Stored data:
***
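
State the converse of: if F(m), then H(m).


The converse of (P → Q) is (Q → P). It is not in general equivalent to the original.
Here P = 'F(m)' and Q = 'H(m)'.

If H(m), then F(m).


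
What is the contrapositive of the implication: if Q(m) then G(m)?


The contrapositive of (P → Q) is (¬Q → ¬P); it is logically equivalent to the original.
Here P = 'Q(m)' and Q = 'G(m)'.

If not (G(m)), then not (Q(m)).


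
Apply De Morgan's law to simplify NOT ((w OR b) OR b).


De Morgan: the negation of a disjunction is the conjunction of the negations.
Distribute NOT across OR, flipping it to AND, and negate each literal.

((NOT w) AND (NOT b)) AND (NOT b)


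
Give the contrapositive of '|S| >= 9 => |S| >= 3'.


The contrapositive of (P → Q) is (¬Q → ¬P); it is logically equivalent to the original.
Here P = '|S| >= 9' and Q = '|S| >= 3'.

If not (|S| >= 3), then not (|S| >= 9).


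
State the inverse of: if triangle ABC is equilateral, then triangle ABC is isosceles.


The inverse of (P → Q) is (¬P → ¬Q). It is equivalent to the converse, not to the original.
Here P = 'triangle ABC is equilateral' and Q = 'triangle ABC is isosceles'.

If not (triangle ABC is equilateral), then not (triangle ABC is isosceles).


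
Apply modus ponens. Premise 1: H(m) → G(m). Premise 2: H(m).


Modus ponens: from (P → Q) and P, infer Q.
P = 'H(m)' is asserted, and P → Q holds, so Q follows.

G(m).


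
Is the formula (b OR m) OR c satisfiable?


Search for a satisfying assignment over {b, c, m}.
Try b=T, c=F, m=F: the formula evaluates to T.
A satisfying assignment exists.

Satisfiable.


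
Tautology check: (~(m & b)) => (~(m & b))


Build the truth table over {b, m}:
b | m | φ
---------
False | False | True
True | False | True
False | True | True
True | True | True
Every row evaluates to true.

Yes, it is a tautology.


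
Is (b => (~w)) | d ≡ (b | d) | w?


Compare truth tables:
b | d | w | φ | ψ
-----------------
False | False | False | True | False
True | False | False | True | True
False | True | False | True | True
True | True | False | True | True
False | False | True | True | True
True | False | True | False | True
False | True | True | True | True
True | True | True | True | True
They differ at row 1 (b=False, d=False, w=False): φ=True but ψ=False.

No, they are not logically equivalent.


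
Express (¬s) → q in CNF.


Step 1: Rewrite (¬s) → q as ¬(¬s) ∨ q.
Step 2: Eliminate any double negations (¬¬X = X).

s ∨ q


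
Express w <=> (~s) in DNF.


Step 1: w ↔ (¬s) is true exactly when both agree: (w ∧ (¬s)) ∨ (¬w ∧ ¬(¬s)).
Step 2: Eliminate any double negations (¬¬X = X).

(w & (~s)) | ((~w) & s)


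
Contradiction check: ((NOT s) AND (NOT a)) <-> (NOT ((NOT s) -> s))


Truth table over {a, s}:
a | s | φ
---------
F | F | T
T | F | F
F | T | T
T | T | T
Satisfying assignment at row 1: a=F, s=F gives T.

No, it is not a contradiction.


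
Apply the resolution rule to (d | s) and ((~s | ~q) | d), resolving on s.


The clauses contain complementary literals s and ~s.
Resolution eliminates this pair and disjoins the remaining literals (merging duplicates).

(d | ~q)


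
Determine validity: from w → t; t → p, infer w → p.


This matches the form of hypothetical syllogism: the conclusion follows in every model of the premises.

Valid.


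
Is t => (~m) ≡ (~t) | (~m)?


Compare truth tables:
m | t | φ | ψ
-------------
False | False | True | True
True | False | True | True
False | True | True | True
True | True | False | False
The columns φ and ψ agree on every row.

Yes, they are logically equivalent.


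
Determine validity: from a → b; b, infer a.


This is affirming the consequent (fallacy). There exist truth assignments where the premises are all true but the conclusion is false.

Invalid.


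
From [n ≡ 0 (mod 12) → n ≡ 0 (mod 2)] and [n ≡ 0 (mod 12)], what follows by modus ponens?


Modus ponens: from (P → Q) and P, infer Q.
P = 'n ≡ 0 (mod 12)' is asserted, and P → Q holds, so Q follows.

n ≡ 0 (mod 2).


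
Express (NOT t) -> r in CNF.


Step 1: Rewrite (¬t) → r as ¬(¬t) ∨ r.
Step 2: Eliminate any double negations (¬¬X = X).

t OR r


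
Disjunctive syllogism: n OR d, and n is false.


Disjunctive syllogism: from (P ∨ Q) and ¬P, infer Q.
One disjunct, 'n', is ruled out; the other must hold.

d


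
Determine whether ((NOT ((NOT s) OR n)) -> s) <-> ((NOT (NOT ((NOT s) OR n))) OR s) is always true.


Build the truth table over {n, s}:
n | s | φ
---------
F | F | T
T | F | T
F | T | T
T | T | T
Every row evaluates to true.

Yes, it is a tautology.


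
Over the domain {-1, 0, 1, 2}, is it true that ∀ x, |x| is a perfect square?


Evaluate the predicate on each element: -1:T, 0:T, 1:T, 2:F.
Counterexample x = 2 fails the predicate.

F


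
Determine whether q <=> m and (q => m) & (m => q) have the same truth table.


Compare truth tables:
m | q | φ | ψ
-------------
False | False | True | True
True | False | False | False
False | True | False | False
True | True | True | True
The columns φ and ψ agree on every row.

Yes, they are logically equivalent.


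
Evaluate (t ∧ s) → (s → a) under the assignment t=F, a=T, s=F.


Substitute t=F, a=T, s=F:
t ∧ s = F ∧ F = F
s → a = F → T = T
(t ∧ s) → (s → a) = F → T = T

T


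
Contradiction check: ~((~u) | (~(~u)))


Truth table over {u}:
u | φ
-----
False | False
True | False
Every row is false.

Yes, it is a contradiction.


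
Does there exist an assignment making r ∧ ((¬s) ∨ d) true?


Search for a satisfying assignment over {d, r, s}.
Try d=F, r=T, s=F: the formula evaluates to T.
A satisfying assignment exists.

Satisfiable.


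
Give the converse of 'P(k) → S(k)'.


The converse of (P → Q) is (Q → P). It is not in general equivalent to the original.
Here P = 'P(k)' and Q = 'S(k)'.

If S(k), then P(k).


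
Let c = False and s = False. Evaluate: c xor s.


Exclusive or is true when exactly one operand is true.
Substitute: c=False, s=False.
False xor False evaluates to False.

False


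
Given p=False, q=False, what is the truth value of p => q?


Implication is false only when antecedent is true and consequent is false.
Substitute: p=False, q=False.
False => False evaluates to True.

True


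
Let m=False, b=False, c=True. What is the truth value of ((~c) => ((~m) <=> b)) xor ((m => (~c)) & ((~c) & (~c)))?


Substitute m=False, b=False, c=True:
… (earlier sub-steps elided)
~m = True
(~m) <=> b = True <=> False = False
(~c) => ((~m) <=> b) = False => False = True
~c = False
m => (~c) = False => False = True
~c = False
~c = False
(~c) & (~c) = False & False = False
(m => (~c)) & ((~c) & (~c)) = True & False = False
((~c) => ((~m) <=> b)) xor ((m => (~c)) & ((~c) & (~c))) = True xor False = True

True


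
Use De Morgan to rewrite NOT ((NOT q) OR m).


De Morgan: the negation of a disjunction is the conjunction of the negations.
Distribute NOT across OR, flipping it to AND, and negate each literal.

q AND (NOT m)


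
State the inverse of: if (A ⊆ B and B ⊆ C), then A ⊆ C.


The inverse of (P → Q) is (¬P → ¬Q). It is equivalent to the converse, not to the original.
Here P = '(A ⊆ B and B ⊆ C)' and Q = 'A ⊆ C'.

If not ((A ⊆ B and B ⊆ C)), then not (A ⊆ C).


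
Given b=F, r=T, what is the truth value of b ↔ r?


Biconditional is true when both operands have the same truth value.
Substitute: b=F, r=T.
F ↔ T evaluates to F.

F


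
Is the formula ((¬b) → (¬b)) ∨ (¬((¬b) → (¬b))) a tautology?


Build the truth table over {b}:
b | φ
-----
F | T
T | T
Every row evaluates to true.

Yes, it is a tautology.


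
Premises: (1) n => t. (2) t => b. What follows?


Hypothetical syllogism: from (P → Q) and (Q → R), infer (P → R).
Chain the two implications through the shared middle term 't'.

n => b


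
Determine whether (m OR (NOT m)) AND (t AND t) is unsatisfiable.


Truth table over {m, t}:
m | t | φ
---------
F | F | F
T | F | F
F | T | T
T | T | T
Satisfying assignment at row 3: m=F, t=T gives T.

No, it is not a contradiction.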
***
TASK REQUIREMENTS: Starting from the line with "Determine whether (m", write out every remaining line of the data above exactly, the final line included, and nothing before it.

RESPONSE BOX:
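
Determine whether (m OR (NOT m)) AND (t AND t) is unsatisfiable.


Truth table over {m, t}:
m | t | φ
---------
F | F | F
T | F | F
F | T | T
T | T | T
Satisfying assignment at row 3: m=F, t=T gives T.

No, it is not a contradiction.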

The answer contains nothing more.